- [Data for this exercise]
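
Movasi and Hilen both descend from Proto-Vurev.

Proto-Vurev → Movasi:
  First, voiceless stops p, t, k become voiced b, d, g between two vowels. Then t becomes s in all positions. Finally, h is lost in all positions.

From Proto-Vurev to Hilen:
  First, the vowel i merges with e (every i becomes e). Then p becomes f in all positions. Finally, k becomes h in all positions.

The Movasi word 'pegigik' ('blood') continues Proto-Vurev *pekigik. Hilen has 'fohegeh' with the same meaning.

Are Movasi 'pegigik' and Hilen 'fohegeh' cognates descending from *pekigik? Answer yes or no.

Derive the expected Hilen reflex of *pekigik:
Hilen: *pekigik
  pekigik → pekegek   [vowel merger]
  pekegek → fekegek   [unconditioned shift]
  fekegek → fehegeh   [unconditioned shift]
  giving Hilen fehegeh.
The regular Hilen reflex would be 'fehegeh', but the attested form is 'fohegeh'. The correspondence is irregular, so they are not cognates (the Hilen form has a different source).

no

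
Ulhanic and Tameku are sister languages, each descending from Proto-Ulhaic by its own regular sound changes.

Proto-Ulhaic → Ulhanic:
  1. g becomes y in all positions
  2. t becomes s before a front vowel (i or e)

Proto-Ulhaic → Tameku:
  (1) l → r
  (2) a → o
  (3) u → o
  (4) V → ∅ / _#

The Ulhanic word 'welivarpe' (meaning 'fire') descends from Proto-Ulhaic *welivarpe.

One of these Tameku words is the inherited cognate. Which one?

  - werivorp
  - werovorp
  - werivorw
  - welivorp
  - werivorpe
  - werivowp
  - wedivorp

Tameku: start from *welivarpe.
  rule 1 (unconditioned shift): welivarpe → werivarpe
  rule 2 (vowel merger): werivarpe → werivorpe
  rule 3: no change — werivorpe
  rule 4 (apocope): werivorpe → werivorp
  ⇒ Tameku werivorp
The other candidates each miss or misapply at least one Tameku change.

werivorp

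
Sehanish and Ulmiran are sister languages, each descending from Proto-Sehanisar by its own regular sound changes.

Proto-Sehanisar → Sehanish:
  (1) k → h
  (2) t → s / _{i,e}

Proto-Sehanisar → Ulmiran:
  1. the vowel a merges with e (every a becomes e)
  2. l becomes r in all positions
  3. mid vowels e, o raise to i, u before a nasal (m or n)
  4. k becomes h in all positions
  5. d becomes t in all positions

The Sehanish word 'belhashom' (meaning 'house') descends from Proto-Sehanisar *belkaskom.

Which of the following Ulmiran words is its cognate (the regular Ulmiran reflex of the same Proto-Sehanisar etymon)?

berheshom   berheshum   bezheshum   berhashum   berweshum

berheshum

Ulmiran: *belkaskom
  belkaskom → belkeskom   [vowel merger]
  belkeskom → berkeskom   [unconditioned shift]
  berkeskom → berkeskum   [pre-nasal raising]
  berkeskum → berheshum   [unconditioned shift]
  berheshum (rule 5 does not apply)
  giving Ulmiran berheshum.
The other candidates each miss or misapply at least one Ulmiran change.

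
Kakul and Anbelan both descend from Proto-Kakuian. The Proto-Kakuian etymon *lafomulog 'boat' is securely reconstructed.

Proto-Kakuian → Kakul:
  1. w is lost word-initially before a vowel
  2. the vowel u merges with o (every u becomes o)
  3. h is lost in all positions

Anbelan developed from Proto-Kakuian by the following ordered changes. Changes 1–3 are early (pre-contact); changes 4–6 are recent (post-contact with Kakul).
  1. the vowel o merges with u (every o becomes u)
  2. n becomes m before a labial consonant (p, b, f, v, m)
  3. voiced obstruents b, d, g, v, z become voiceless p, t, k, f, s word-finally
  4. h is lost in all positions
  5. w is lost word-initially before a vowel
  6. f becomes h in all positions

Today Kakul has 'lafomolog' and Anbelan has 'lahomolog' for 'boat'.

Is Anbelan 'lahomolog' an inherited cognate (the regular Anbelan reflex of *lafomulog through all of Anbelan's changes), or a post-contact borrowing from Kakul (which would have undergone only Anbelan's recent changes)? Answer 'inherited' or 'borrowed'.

If inherited, *lafomulog would pass through all of Anbelan's changes:
Anbelan: start from *lafomulog.
  rule 1 (vowel merger): lafomulog → lafumulug
  rule 2: no change — lafumulug
  rule 3 (final devoicing): lafumulug → lafumuluk
  rule 4: no change — lafumuluk
  rule 5: no change — lafumuluk
  rule 6 (unconditioned shift): lafumuluk → lahumuluk
  ⇒ Anbelan lahumuluk
If borrowed from Kakul 'lafomolog' after the early changes, it would undergo only the recent ones:
  rule 4 (h-loss): no change (lafomolog)
  rule 5 (glide loss): no change (lafomolog)
  rule 6 (unconditioned shift): lafomolog → lahomolog
  ⇒ as a loan: lahomolog
Anbelan 'lahomolog' matches the loan outcome 'lahomolog', not the inherited 'lahumuluk' — it skipped the early Anbelan changes, so it was borrowed from Kakul.

borrowed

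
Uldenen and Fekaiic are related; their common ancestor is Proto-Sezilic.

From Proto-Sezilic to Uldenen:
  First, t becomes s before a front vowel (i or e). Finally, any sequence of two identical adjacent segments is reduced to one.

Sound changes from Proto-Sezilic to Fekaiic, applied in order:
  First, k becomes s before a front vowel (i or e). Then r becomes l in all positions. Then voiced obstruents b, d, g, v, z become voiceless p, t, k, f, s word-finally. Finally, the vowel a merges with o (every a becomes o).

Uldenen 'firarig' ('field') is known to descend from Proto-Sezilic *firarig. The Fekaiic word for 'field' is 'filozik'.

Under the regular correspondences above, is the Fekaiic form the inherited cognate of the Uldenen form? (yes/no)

no

Derive the expected Fekaiic reflex of *firarig:
Fekaiic: *firarig
  firarig (rule 1 does not apply)
  firarig → filalig   [unconditioned shift]
  filalig → filalik   [final devoicing]
  filalik → filolik   [vowel merger]
  giving Fekaiic filolik.
The regular Fekaiic reflex would be 'filolik', but the attested form is 'filozik'. The correspondence is irregular, so they are not cognates (the Fekaiic form has a different source).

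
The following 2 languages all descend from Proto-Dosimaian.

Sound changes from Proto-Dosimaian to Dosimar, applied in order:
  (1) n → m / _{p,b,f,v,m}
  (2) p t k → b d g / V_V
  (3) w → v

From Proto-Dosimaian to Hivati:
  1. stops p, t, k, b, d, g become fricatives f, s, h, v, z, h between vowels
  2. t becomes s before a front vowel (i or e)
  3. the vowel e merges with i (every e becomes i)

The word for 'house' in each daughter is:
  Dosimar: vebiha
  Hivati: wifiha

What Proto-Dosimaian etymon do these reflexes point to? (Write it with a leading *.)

*wepiha

Position 3: Dosimar has b, Hivati has f. Taking the neighbouring segments as reconstructed: Dosimar b could go back to *p or *b; Hivati f could go back to *p or *f — the one source consistent with every daughter is *p.
Position 2: Dosimar has e, Hivati has i. Dosimar preserves e here (none of its changes turn any other segment into e), so the proto-segment is *e.
Position 1: Dosimar has v, Hivati has w. Hivati preserves w here (none of its changes turn any other segment into w), so the proto-segment is *w.
This points to *wepiha. Verify forward in each daughter:
Dosimar: *wepiha
  wepiha (rule 1 does not apply)
  wepiha → webiha   [intervocalic voicing]
  webiha → vebiha   [unconditioned shift]
  giving Dosimar vebiha.
Hivati: start from *wepiha.
  rule 1 (intervocalic lenition): wepiha → wefiha
  rule 2: no change — wefiha
  rule 3 (vowel merger): wefiha → wifiha
  ⇒ Hivati wifiha
No other proto-form is consistent with every reflex, so the reconstruction is *wepiha.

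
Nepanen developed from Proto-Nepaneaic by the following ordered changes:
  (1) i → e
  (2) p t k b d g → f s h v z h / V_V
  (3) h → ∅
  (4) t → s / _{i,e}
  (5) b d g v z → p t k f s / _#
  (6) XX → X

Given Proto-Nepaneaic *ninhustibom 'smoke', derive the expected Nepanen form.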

- [Task details]
Above are the entries; copy every line among them that contains the word "voiceless".

- [Solution to this problem]
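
  First, voiceless stops p, t, k become voiced b, d, g between two vowels. Then t becomes s in all positions. Finally, h is lost in all positions.
  3. voiced obstruents b, d, g, v, z become voiceless p, t, k, f, s word-finally
  First, k becomes s before a front vowel (i or e). Then r becomes l in all positions. Then voiced obstruents b, d, g, v, z become voiceless p, t, k, f, s word-finally. Finally, the vowel a merges with o (every a becomes o).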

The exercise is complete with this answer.